◆ **REQUIRED ACTION**: Which lines of the entries hold the string "Answer"? Copy each one.

◆ **SOURCE INFORMATION**:
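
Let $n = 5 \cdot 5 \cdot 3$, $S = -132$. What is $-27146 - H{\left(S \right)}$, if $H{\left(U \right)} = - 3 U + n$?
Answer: $-27617$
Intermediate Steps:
$n = 75$ ($n = 25 \cdot 3 = 75$)
$H{\left(U \right)} = 75 - 3 U$ ($H{\left(U \right)} = - 3 U + 75 = 75 - 3 U$)
$-27146 - H{\left(S \right)} = -27146 - \left(75 - -396\right) = -27146 - \left(75 + 396\right) = -27146 - 471 = -27617$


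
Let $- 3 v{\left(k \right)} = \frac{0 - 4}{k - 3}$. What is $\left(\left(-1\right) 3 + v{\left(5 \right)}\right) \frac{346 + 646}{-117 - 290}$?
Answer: $\frac{6944}{1221} \approx 5.6871$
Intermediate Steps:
$v{\left(k \right)} = \frac{4}{3 \left(-3 + k\right)}$ ($v{\left(k \right)} = - \frac{\left(0 - 4\right) \frac{1}{k - 3}}{3} = - \frac{\left(-4\right) \frac{1}{-3 + k}}{3} = \frac{4}{3 \left(-3 + k\right)}$)
$\left(\left(-1\right) 3 + v{\left(5 \right)}\right) \frac{346 + 646}{-117 - 290} = \left(\left(-1\right) 3 + \frac{4}{3 \left(-3 + 5\right)}\right) \frac{346 + 646}{-117 - 290} = \left(-3 + \frac{4}{3 \cdot 2}\right) \frac{992}{-407} = \left(-3 + \frac{4}{3} \cdot \frac{1}{2}\right) 992 \left(- \frac{1}{407}\right) = \left(-3 + \frac{2}{3}\right) \left(- \frac{992}{407}\right) = \left(- \frac{7}{3}\right) \left(- \frac{992}{407}\right) = \frac{6944}{1221}$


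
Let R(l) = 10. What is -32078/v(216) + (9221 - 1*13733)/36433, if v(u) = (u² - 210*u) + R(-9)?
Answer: -587295223/23790749 ≈ -24.686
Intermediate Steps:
v(u) = 10 + u² - 210*u (v(u) = (u² - 210*u) + 10 = 10 + u² - 210*u)
-32078/v(216) + (9221 - 1*13733)/36433 = -32078/(10 + 216² - 210*216) + (9221 - 1*13733)/36433 = -32078/(10 + 46656 - 45360) + (9221 - 13733)*(1/36433) = -32078/1306 - 4512*1/36433 = -32078*1/1306 - 4512/36433 = -16039/653 - 4512/36433 = -587295223/23790749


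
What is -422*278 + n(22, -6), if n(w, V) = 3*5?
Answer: -117301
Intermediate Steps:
n(w, V) = 15
-422*278 + n(22, -6) = -422*278 + 15 = -117316 + 15 = -117301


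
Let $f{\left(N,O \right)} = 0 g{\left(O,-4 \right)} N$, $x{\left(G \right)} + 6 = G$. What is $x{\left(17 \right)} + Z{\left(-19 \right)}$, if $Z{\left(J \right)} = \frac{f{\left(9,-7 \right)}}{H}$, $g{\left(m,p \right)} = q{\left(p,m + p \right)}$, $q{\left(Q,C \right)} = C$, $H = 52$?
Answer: $11$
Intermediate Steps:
$x{\left(G \right)} = -6 + G$
$g{\left(m,p \right)} = m + p$
$f{\left(N,O \right)} = 0$ ($f{\left(N,O \right)} = 0 \left(O - 4\right) N = 0 \left(-4 + O\right) N = 0 N = 0$)
$Z{\left(J \right)} = 0$ ($Z{\left(J \right)} = \frac{0}{52} = 0 \cdot \frac{1}{52} = 0$)
$x{\left(17 \right)} + Z{\left(-19 \right)} = \left(-6 + 17\right) + 0 = 11 + 0 = 11$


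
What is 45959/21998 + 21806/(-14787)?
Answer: 199907345/325284426 ≈ 0.61456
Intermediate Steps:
45959/21998 + 21806/(-14787) = 45959*(1/21998) + 21806*(-1/14787) = 45959/21998 - 21806/14787 = 199907345/325284426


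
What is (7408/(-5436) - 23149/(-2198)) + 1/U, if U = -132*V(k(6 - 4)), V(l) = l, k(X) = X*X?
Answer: 344245159/37551888 ≈ 9.1672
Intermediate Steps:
k(X) = X²
U = -528 (U = -132*(6 - 4)² = -132*2² = -132*4 = -528)
(7408/(-5436) - 23149/(-2198)) + 1/U = (7408/(-5436) - 23149/(-2198)) + 1/(-528) = (7408*(-1/5436) - 23149*(-1/2198)) - 1/528 = (-1852/1359 + 3307/314) - 1/528 = 3912685/426726 - 1/528 = 344245159/37551888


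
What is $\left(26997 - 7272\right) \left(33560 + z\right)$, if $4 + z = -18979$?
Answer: $287531325$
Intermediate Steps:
$z = -18983$ ($z = -4 - 18979 = -18983$)
$\left(26997 - 7272\right) \left(33560 + z\right) = \left(26997 - 7272\right) \left(33560 - 18983\right) = 19725 \cdot 14577 = 287531325$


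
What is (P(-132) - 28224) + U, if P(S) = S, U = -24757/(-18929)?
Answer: -536725967/18929 ≈ -28355.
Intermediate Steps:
U = 24757/18929 (U = -24757*(-1/18929) = 24757/18929 ≈ 1.3079)
(P(-132) - 28224) + U = (-132 - 28224) + 24757/18929 = -28356 + 24757/18929 = -536725967/18929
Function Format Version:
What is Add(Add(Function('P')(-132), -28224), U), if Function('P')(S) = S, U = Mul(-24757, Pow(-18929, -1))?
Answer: Rational(-536725967, 18929) ≈ -28355.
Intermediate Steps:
U = Rational(24757, 18929) (U = Mul(-24757, Rational(-1, 18929)) = Rational(24757, 18929) ≈ 1.3079)
Add(Add(Function('P')(-132), -28224), U) = Add(Add(-132, -28224), Rational(24757, 18929)) = Add(-28356, Rational(24757, 18929)) = Rational(-536725967, 18929)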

◆ **YOUR RESPONSE**:
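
Answer: $-27617$
Answer: $\frac{6944}{1221} \approx 5.6871$
Answer: -587295223/23790749 ≈ -24.686
Answer: -117301
Answer: $11$
Answer: 199907345/325284426 ≈ 0.61456
Answer: 344245159/37551888 ≈ 9.1672
Answer: $287531325$
Answer: -536725967/18929 ≈ -28355.
Answer: Rational(-536725967, 18929) ≈ -28355.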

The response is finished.